◆ PROBLEM STATEMENT ◆
Exactly the lines below from the one with "You are given" up to and including the one with "Read bare integers" make up the answer, with nothing else added.

◆ SUPPLIED DATA ◆
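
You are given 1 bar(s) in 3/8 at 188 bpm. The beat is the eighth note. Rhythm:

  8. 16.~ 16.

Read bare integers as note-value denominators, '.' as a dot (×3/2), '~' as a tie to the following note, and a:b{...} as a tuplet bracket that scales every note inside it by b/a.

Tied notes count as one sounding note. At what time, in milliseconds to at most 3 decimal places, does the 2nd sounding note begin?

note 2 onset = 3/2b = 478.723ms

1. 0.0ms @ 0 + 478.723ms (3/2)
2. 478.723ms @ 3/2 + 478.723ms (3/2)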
* * *
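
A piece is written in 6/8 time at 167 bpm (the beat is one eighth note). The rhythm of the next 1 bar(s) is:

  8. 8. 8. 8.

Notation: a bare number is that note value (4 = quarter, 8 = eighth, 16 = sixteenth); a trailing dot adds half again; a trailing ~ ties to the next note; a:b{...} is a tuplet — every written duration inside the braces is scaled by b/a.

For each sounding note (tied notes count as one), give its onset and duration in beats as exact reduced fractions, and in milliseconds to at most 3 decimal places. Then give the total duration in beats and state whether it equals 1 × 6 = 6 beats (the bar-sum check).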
...
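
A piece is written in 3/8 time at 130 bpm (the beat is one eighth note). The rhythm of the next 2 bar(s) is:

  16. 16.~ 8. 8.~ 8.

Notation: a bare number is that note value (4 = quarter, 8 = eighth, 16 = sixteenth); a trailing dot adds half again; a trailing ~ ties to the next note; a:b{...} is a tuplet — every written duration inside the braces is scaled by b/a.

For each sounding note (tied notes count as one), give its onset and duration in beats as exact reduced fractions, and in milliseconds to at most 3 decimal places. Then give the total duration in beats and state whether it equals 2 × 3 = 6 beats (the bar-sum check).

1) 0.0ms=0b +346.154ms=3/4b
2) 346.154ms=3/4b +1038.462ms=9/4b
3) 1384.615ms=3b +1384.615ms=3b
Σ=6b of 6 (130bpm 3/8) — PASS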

◆ RESULT BELOW ◆
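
You are given 1 bar(s) in 3/8 at 188 bpm. The beat is the eighth note. Rhythm:

  8. 16.~ 16.

Read bare integers as note-value denominators, '.' as a dot (×3/2), '~' as a tie to the following note, and a:b{...} as a tuplet bracket that scales every note inside it by b/a.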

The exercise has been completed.